[[ Records shown, beginning ]]

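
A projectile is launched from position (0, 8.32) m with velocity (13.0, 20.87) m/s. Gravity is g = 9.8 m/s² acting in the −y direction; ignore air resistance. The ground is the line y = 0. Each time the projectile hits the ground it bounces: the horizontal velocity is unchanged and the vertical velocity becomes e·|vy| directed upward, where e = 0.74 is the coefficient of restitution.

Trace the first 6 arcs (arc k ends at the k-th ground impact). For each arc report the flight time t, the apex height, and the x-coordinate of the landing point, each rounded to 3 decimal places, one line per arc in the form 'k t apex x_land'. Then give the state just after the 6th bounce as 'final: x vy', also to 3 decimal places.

Arc 1: start y=8.320, vy=20.870 → t=4.626, apex=30.542, x_land=60.141, impact vy=-24.467
  bounce: vy ← 0.74·24.467 = 18.106
Arc 2: start y=0.000, vy=18.106 → t=3.695, apex=16.725, x_land=108.176, impact vy=-18.106
  bounce: vy ← 0.74·18.106 = 13.398
Arc 3: start y=0.000, vy=13.398 → t=2.734, apex=9.159, x_land=143.722, impact vy=-13.398
  bounce: vy ← 0.74·13.398 = 9.915
Arc 4: start y=0.000, vy=9.915 → t=2.023, apex=5.015, x_land=170.026, impact vy=-9.915
  bounce: vy ← 0.74·9.915 = 7.337
Arc 5: start y=0.000, vy=7.337 → t=1.497, apex=2.746, x_land=189.491, impact vy=-7.337
  bounce: vy ← 0.74·7.337 = 5.429
Arc 6: start y=0.000, vy=5.429 → t=1.108, apex=1.504, x_land=203.895, impact vy=-5.429
  bounce: vy ← 0.74·5.429 = 4.018

1 4.626 30.542 60.141
2 3.695 16.725 108.176
3 2.734 9.159 143.722
4 2.023 5.015 170.026
5 1.497 2.746 189.491
6 1.108 1.504 203.895
final: 203.895 4.018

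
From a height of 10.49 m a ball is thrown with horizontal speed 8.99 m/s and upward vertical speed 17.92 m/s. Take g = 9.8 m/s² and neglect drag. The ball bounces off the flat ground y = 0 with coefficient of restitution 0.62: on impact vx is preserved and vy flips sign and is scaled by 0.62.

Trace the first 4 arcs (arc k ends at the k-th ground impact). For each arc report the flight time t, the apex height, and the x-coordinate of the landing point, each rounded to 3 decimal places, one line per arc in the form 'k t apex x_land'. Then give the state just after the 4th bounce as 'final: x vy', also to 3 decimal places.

Arc 1: start y=10.490, vy=17.920 → t=4.170, apex=26.874, x_land=37.493, impact vy=-22.951
  bounce: vy ← 0.62·22.951 = 14.229
Arc 2: start y=0.000, vy=14.229 → t=2.904, apex=10.330, x_land=63.599, impact vy=-14.229
  bounce: vy ← 0.62·14.229 = 8.822
Arc 3: start y=0.000, vy=8.822 → t=1.800, apex=3.971, x_land=79.785, impact vy=-8.822
  bounce: vy ← 0.62·8.822 = 5.470
Arc 4: start y=0.000, vy=5.470 → t=1.116, apex=1.526, x_land=89.820, impact vy=-5.470
  bounce: vy ← 0.62·5.470 = 3.391

1 4.170 26.874 37.493
2 2.904 10.330 63.599
3 1.800 3.971 79.785
4 1.116 1.526 89.820
final: 89.820 3.391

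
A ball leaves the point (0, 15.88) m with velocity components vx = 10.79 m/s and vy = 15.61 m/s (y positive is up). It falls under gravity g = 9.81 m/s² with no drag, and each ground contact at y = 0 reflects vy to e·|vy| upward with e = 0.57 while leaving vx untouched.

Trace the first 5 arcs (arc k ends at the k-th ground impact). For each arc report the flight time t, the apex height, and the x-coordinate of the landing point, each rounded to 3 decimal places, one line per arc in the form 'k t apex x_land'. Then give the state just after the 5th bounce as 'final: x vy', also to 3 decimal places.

Arc 1: start y=15.880, vy=15.610 → t=3.993, apex=28.300, x_land=43.087, impact vy=-23.563
  bounce: vy ← 0.57·23.563 = 13.431
Arc 2: start y=0.000, vy=13.431 → t=2.738, apex=9.195, x_land=72.633, impact vy=-13.431
  bounce: vy ← 0.57·13.431 = 7.656
Arc 3: start y=0.000, vy=7.656 → t=1.561, apex=2.987, x_land=89.474, impact vy=-7.656
  bounce: vy ← 0.57·7.656 = 4.364
Arc 4: start y=0.000, vy=4.364 → t=0.890, apex=0.971, x_land=99.073, impact vy=-4.364
  bounce: vy ← 0.57·4.364 = 2.487
Arc 5: start y=0.000, vy=2.487 → t=0.507, apex=0.315, x_land=104.545, impact vy=-2.487
  bounce: vy ← 0.57·2.487 = 1.418

1 3.993 28.300 43.087
2 2.738 9.195 72.633
3 1.561 2.987 89.474
4 0.890 0.971 99.073
5 0.507 0.315 104.545
final: 104.545 1.418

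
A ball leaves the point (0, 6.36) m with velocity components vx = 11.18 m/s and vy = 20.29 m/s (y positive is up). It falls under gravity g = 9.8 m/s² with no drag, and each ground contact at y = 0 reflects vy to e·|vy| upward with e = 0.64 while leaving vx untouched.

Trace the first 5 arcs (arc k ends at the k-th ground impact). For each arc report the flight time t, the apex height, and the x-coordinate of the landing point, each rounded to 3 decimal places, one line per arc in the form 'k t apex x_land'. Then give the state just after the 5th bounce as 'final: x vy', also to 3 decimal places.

Arc 1: start y=6.360, vy=20.290 → t=4.434, apex=27.364, x_land=49.567, impact vy=-23.159
  bounce: vy ← 0.64·23.159 = 14.822
Arc 2: start y=0.000, vy=14.822 → t=3.025, apex=11.208, x_land=83.385, impact vy=-14.822
  bounce: vy ← 0.64·14.822 = 9.486
Arc 3: start y=0.000, vy=9.486 → t=1.936, apex=4.591, x_land=105.029, impact vy=-9.486
  bounce: vy ← 0.64·9.486 = 6.071
Arc 4: start y=0.000, vy=6.071 → t=1.239, apex=1.880, x_land=118.880, impact vy=-6.071
  bounce: vy ← 0.64·6.071 = 3.885
Arc 5: start y=0.000, vy=3.885 → t=0.793, apex=0.770, x_land=127.746, impact vy=-3.885
  bounce: vy ← 0.64·3.885 = 2.487

1 4.434 27.364 49.567
2 3.025 11.208 83.385
3 1.936 4.591 105.029
4 1.239 1.880 118.880
5 0.793 0.770 127.746
final: 127.746 2.487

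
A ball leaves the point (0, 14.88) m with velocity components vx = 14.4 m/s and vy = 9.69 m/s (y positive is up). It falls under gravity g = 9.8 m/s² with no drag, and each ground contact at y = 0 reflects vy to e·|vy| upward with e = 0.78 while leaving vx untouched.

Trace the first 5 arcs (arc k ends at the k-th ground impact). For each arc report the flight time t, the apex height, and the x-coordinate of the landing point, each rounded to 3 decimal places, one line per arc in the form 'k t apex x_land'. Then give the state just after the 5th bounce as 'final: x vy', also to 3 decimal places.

Arc 1: start y=14.880, vy=9.690 → t=2.992, apex=19.671, x_land=43.090, impact vy=-19.635
  bounce: vy ← 0.78·19.635 = 15.316
Arc 2: start y=0.000, vy=15.316 → t=3.126, apex=11.968, x_land=88.099, impact vy=-15.316
  bounce: vy ← 0.78·15.316 = 11.946
Arc 3: start y=0.000, vy=11.946 → t=2.438, apex=7.281, x_land=123.206, impact vy=-11.946
  bounce: vy ← 0.78·11.946 = 9.318
Arc 4: start y=0.000, vy=9.318 → t=1.902, apex=4.430, x_land=150.589, impact vy=-9.318
  bounce: vy ← 0.78·9.318 = 7.268
Arc 5: start y=0.000, vy=7.268 → t=1.483, apex=2.695, x_land=171.948, impact vy=-7.268
  bounce: vy ← 0.78·7.268 = 5.669

1 2.992 19.671 43.090
2 3.126 11.968 88.099
3 2.438 7.281 123.206
4 1.902 4.430 150.589
5 1.483 2.695 171.948
final: 171.948 5.669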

[[ Records shown, end ]]

• [The problem]: Every line containing the word "upward" should be copied from the material.

• [Output]:
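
A projectile is launched from position (0, 8.32) m with velocity (13.0, 20.87) m/s. Gravity is g = 9.8 m/s² acting in the −y direction; ignore air resistance. The ground is the line y = 0. Each time the projectile hits the ground it bounces: the horizontal velocity is unchanged and the vertical velocity becomes e·|vy| directed upward, where e = 0.74 is the coefficient of restitution.
From a height of 10.49 m a ball is thrown with horizontal speed 8.99 m/s and upward vertical speed 17.92 m/s. Take g = 9.8 m/s² and neglect drag. The ball bounces off the flat ground y = 0 with coefficient of restitution 0.62: on impact vx is preserved and vy flips sign and is scaled by 0.62.
A ball leaves the point (0, 15.88) m with velocity components vx = 10.79 m/s and vy = 15.61 m/s (y positive is up). It falls under gravity g = 9.81 m/s² with no drag, and each ground contact at y = 0 reflects vy to e·|vy| upward with e = 0.57 while leaving vx untouched.
A ball leaves the point (0, 6.36) m with velocity components vx = 11.18 m/s and vy = 20.29 m/s (y positive is up). It falls under gravity g = 9.8 m/s² with no drag, and each ground contact at y = 0 reflects vy to e·|vy| upward with e = 0.64 while leaving vx untouched.
A ball leaves the point (0, 14.88) m with velocity components vx = 14.4 m/s and vy = 9.69 m/s (y positive is up). It falls under gravity g = 9.8 m/s² with no drag, and each ground contact at y = 0 reflects vy to e·|vy| upward with e = 0.78 while leaving vx untouched.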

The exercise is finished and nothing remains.